▸ Your task
Below are entries; print them exactly from the first line through the one containing "OW-A at (655377, 4396333)".

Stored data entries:
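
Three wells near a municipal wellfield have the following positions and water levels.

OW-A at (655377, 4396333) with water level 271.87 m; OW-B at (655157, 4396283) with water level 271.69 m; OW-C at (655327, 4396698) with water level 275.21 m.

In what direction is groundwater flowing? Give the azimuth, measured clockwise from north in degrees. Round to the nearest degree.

172°

Three-point gradient (reference OW-A): Δ to OW-B = (-220, -50, -0.18), Δ to OW-C = (-50, 365, +3.34).
∂h/∂x = -0.001223, ∂h/∂y = +0.008983 (det = -82800).
Flow direction (−∇h) has components (+0.001223 E, -0.008983 N).
Azimuth = atan2(E, N) = atan2(+0.001223, -0.008983) = 172.2° ≈ 172°.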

▸ Exercise solution
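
Three wells near a municipal wellfield have the following positions and water levels.

OW-A at (655377, 4396333) with water level 271.87 m; OW-B at (655157, 4396283) with water level 271.69 m; OW-C at (655327, 4396698) with water level 275.21 m.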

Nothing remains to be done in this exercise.